** Work instructions **
Transcribe the entries in full, keeping each word as it is.

Start of Supplied information

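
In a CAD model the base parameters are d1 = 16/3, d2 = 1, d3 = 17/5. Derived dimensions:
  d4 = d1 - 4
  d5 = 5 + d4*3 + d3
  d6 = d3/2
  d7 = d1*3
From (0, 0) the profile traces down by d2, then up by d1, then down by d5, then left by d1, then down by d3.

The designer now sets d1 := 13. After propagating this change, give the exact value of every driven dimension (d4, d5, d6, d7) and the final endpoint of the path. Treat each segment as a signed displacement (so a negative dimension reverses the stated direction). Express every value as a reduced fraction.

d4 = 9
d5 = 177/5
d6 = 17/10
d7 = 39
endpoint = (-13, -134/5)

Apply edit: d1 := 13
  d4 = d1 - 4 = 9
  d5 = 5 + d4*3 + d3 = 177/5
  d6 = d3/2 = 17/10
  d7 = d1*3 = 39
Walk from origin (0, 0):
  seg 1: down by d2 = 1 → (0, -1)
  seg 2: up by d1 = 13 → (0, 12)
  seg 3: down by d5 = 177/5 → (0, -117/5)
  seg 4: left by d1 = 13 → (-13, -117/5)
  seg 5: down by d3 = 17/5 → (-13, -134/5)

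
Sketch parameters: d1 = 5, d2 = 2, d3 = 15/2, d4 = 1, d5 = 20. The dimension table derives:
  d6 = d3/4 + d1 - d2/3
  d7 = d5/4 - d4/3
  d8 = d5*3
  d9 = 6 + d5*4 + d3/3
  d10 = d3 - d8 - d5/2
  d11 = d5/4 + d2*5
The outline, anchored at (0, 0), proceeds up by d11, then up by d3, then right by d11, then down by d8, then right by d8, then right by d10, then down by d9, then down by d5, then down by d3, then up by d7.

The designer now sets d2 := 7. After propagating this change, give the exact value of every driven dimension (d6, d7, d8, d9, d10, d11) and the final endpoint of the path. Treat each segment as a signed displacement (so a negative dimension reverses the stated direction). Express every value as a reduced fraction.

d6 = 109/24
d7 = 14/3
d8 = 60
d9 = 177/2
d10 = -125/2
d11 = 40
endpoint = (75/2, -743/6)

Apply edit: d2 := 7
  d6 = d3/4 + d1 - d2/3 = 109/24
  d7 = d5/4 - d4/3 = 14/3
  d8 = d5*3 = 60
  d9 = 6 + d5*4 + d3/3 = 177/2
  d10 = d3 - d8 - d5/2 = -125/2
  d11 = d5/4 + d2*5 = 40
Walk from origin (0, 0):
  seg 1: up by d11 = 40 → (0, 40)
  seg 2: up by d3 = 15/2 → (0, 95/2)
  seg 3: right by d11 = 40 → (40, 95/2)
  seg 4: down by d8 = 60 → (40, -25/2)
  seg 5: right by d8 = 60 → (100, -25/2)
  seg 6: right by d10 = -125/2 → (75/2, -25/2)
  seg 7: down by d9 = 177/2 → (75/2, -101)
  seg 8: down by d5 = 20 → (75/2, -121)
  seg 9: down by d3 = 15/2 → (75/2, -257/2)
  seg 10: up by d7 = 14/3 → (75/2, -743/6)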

End of Supplied information

** Answer to this exercise **
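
In a CAD model the base parameters are d1 = 16/3, d2 = 1, d3 = 17/5. Derived dimensions:
  d4 = d1 - 4
  d5 = 5 + d4*3 + d3
  d6 = d3/2
  d7 = d1*3
From (0, 0) the profile traces down by d2, then up by d1, then down by d5, then left by d1, then down by d3.

The designer now sets d1 := 13. After propagating this change, give the exact value of every driven dimension (d4, d5, d6, d7) and the final endpoint of the path. Treat each segment as a signed displacement (so a negative dimension reverses the stated direction). Express every value as a reduced fraction.

d4 = 9
d5 = 177/5
d6 = 17/10
d7 = 39
endpoint = (-13, -134/5)

Apply edit: d1 := 13
  d4 = d1 - 4 = 9
  d5 = 5 + d4*3 + d3 = 177/5
  d6 = d3/2 = 17/10
  d7 = d1*3 = 39
Walk from origin (0, 0):
  seg 1: down by d2 = 1 → (0, -1)
  seg 2: up by d1 = 13 → (0, 12)
  seg 3: down by d5 = 177/5 → (0, -117/5)
  seg 4: left by d1 = 13 → (-13, -117/5)
  seg 5: down by d3 = 17/5 → (-13, -134/5)

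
Sketch parameters: d1 = 5, d2 = 2, d3 = 15/2, d4 = 1, d5 = 20. The dimension table derives:
  d6 = d3/4 + d1 - d2/3
  d7 = d5/4 - d4/3
  d8 = d5*3
  d9 = 6 + d5*4 + d3/3
  d10 = d3 - d8 - d5/2
  d11 = d5/4 + d2*5
The outline, anchored at (0, 0), proceeds up by d11, then up by d3, then right by d11, then down by d8, then right by d8, then right by d10, then down by d9, then down by d5, then down by d3, then up by d7.

The designer now sets d2 := 7. After propagating this change, give the exact value of every driven dimension (d6, d7, d8, d9, d10, d11) and the final endpoint of the path. Treat each segment as a signed displacement (so a negative dimension reverses the stated direction). Express every value as a reduced fraction.

d6 = 109/24
d7 = 14/3
d8 = 60
d9 = 177/2
d10 = -125/2
d11 = 40
endpoint = (75/2, -743/6)

Apply edit: d2 := 7
  d6 = d3/4 + d1 - d2/3 = 109/24
  d7 = d5/4 - d4/3 = 14/3
  d8 = d5*3 = 60
  d9 = 6 + d5*4 + d3/3 = 177/2
  d10 = d3 - d8 - d5/2 = -125/2
  d11 = d5/4 + d2*5 = 40
Walk from origin (0, 0):
  seg 1: up by d11 = 40 → (0, 40)
  seg 2: up by d3 = 15/2 → (0, 95/2)
  seg 3: right by d11 = 40 → (40, 95/2)
  seg 4: down by d8 = 60 → (40, -25/2)
  seg 5: right by d8 = 60 → (100, -25/2)
  seg 6: right by d10 = -125/2 → (75/2, -25/2)
  seg 7: down by d9 = 177/2 → (75/2, -101)
  seg 8: down by d5 = 20 → (75/2, -121)
  seg 9: down by d3 = 15/2 → (75/2, -257/2)
  seg 10: up by d7 = 14/3 → (75/2, -743/6)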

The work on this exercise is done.